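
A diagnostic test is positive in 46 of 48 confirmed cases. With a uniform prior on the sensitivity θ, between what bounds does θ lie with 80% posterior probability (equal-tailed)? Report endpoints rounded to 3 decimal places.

[0.895, 0.977]

Posterior: Beta(1+46, 1+2) = Beta(47, 3).
Equal-tailed 80% interval: the 0.1 and 0.9 quantiles of Beta(47, 3).
Posterior mean ≈ 0.940, SD ≈ 0.033; a Normal approximation gives roughly [0.897, 0.983].
Exact: F⁻¹(0.1) = 0.895; F⁻¹(0.9) = 0.977.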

----

■ EXERCISE INSTRUCTIONS
All the entries are to be set down exactly as they appear.

■ COMPLETED TASK
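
A diagnostic test is positive in 46 of 48 confirmed cases. With a uniform prior on the sensitivity θ, between what bounds does θ lie with 80% posterior probability (equal-tailed)? Report endpoints rounded to 3 decimal places.

[0.895, 0.977]

Posterior: Beta(1+46, 1+2) = Beta(47, 3).
Equal-tailed 80% interval: the 0.1 and 0.9 quantiles of Beta(47, 3).
Posterior mean ≈ 0.940, SD ≈ 0.033; a Normal approximation gives roughly [0.897, 0.983].
Exact: F⁻¹(0.1) = 0.895; F⁻¹(0.9) = 0.977.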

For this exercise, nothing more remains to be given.